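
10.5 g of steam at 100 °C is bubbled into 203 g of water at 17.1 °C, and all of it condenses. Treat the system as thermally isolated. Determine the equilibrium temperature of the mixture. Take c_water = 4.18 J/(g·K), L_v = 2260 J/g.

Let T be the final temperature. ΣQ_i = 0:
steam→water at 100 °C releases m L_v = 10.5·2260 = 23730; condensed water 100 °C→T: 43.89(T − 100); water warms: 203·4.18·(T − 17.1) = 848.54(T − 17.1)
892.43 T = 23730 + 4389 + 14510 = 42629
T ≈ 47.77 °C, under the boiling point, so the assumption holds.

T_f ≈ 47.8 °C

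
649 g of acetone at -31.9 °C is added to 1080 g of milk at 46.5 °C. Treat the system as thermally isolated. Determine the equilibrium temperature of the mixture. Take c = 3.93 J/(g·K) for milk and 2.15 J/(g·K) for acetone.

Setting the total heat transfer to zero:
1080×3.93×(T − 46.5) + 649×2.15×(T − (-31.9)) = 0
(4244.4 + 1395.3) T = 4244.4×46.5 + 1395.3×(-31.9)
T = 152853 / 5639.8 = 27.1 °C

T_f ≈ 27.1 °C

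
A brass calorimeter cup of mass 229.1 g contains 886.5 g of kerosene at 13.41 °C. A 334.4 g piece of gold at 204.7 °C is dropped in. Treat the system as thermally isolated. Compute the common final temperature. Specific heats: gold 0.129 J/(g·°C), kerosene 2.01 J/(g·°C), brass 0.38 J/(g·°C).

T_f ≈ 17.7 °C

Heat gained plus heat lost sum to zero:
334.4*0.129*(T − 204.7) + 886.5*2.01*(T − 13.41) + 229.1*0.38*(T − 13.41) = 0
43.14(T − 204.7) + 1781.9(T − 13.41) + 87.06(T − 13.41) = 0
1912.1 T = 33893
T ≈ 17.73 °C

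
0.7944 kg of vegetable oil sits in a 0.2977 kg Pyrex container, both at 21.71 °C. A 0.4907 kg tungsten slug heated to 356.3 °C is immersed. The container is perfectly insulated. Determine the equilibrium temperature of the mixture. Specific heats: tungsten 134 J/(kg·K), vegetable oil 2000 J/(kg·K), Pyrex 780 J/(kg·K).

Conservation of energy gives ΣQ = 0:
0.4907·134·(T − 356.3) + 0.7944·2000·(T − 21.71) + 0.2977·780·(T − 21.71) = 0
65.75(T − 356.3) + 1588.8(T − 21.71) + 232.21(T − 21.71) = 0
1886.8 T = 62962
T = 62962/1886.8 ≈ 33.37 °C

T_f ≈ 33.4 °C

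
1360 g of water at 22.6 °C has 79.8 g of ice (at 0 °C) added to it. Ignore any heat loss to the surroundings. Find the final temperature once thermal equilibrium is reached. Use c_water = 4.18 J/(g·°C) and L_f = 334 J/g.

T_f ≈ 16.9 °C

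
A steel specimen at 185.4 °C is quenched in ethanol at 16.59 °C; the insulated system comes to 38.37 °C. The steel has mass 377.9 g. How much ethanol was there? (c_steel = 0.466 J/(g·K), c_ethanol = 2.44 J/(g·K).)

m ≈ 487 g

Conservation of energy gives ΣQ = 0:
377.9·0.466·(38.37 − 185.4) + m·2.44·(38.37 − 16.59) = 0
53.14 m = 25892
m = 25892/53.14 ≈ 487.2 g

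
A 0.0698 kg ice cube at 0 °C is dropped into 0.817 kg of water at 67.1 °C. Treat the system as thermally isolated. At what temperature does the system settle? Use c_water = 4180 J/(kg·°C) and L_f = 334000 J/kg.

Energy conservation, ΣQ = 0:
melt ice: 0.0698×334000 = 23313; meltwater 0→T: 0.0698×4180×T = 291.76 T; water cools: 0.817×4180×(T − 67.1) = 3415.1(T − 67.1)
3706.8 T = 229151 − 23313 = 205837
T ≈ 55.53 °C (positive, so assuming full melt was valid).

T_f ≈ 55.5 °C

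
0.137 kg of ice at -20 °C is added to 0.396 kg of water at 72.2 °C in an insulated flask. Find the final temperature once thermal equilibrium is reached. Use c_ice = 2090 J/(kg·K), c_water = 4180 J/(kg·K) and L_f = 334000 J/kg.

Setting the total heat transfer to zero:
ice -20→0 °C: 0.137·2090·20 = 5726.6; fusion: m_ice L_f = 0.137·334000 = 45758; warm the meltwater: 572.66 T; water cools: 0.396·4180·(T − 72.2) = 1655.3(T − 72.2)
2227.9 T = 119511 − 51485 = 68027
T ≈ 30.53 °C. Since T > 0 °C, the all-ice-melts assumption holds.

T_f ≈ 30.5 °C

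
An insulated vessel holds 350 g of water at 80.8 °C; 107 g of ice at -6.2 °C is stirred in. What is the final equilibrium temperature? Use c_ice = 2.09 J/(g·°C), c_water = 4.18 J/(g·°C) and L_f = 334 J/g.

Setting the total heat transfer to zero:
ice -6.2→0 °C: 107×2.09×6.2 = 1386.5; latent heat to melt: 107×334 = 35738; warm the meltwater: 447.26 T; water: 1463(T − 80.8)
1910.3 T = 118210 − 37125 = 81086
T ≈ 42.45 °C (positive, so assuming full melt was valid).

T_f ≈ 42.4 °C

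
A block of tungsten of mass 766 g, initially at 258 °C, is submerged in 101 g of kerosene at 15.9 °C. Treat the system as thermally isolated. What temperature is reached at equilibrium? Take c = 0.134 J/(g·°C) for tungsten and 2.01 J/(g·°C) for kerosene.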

*Task brief:*
The data must be retyped in full, exactly as it reads.

*Written response:*
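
10.5 g of steam at 100 °C is bubbled into 203 g of water at 17.1 °C, and all of it condenses. Treat the system as thermally isolated. Determine the equilibrium temperature of the mixture. Take c_water = 4.18 J/(g·K), L_v = 2260 J/g.

Let T be the final temperature. ΣQ_i = 0:
steam→water at 100 °C releases m L_v = 10.5·2260 = 23730; condensed water 100 °C→T: 43.89(T − 100); water warms: 203·4.18·(T − 17.1) = 848.54(T − 17.1)
892.43 T = 23730 + 4389 + 14510 = 42629
T ≈ 47.77 °C, under the boiling point, so the assumption holds.

T_f ≈ 47.8 °C

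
649 g of acetone at -31.9 °C is added to 1080 g of milk at 46.5 °C. Treat the system as thermally isolated. Determine the equilibrium temperature of the mixture. Take c = 3.93 J/(g·K) for milk and 2.15 J/(g·K) for acetone.

Setting the total heat transfer to zero:
1080×3.93×(T − 46.5) + 649×2.15×(T − (-31.9)) = 0
(4244.4 + 1395.3) T = 4244.4×46.5 + 1395.3×(-31.9)
T = 152853 / 5639.8 = 27.1 °C

T_f ≈ 27.1 °C

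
A brass calorimeter cup of mass 229.1 g contains 886.5 g of kerosene at 13.41 °C. A 334.4 g piece of gold at 204.7 °C is dropped in. Treat the system as thermally isolated. Compute the common final temperature. Specific heats: gold 0.129 J/(g·°C), kerosene 2.01 J/(g·°C), brass 0.38 J/(g·°C).

T_f ≈ 17.7 °C

Heat gained plus heat lost sum to zero:
334.4*0.129*(T − 204.7) + 886.5*2.01*(T − 13.41) + 229.1*0.38*(T − 13.41) = 0
43.14(T − 204.7) + 1781.9(T − 13.41) + 87.06(T − 13.41) = 0
1912.1 T = 33893
T ≈ 17.73 °C

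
0.7944 kg of vegetable oil sits in a 0.2977 kg Pyrex container, both at 21.71 °C. A 0.4907 kg tungsten slug heated to 356.3 °C is immersed. The container is perfectly insulated. Determine the equilibrium temperature of the mixture. Specific heats: tungsten 134 J/(kg·K), vegetable oil 2000 J/(kg·K), Pyrex 780 J/(kg·K).

Conservation of energy gives ΣQ = 0:
0.4907·134·(T − 356.3) + 0.7944·2000·(T − 21.71) + 0.2977·780·(T − 21.71) = 0
65.75(T − 356.3) + 1588.8(T − 21.71) + 232.21(T − 21.71) = 0
1886.8 T = 62962
T = 62962/1886.8 ≈ 33.37 °C

T_f ≈ 33.4 °C

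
1360 g of water at 22.6 °C has 79.8 g of ice (at 0 °C) added to it. Ignore any heat loss to the surroundings. Find the final temperature once thermal equilibrium is reached. Use c_water = 4.18 J/(g·°C) and L_f = 334 J/g.

T_f ≈ 16.9 °C

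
A steel specimen at 185.4 °C is quenched in ethanol at 16.59 °C; the insulated system comes to 38.37 °C. The steel has mass 377.9 g. How much ethanol was there? (c_steel = 0.466 J/(g·K), c_ethanol = 2.44 J/(g·K).)

m ≈ 487 g

Conservation of energy gives ΣQ = 0:
377.9·0.466·(38.37 − 185.4) + m·2.44·(38.37 − 16.59) = 0
53.14 m = 25892
m = 25892/53.14 ≈ 487.2 g

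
A 0.0698 kg ice cube at 0 °C is dropped into 0.817 kg of water at 67.1 °C. Treat the system as thermally isolated. At what temperature does the system settle? Use c_water = 4180 J/(kg·°C) and L_f = 334000 J/kg.

Energy conservation, ΣQ = 0:
melt ice: 0.0698×334000 = 23313; meltwater 0→T: 0.0698×4180×T = 291.76 T; water cools: 0.817×4180×(T − 67.1) = 3415.1(T − 67.1)
3706.8 T = 229151 − 23313 = 205837
T ≈ 55.53 °C (positive, so assuming full melt was valid).

T_f ≈ 55.5 °C

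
0.137 kg of ice at -20 °C is added to 0.396 kg of water at 72.2 °C in an insulated flask. Find the final temperature once thermal equilibrium is reached. Use c_ice = 2090 J/(kg·K), c_water = 4180 J/(kg·K) and L_f = 334000 J/kg.

Setting the total heat transfer to zero:
ice -20→0 °C: 0.137·2090·20 = 5726.6; fusion: m_ice L_f = 0.137·334000 = 45758; warm the meltwater: 572.66 T; water cools: 0.396·4180·(T − 72.2) = 1655.3(T − 72.2)
2227.9 T = 119511 − 51485 = 68027
T ≈ 30.53 °C. Since T > 0 °C, the all-ice-melts assumption holds.

T_f ≈ 30.5 °C

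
An insulated vessel holds 350 g of water at 80.8 °C; 107 g of ice at -6.2 °C is stirred in. What is the final equilibrium temperature? Use c_ice = 2.09 J/(g·°C), c_water = 4.18 J/(g·°C) and L_f = 334 J/g.

Setting the total heat transfer to zero:
ice -6.2→0 °C: 107×2.09×6.2 = 1386.5; latent heat to melt: 107×334 = 35738; warm the meltwater: 447.26 T; water: 1463(T − 80.8)
1910.3 T = 118210 − 37125 = 81086
T ≈ 42.45 °C (positive, so assuming full melt was valid).

T_f ≈ 42.4 °C

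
A block of tungsten of mass 766 g, initially at 258 °C, is submerged in 101 g of kerosene at 15.9 °C. Treat the system as thermally isolated. What temperature is reached at equilibrium? Take c = 0.134 J/(g·°C) for tungsten and 2.01 J/(g·°C) for kerosene.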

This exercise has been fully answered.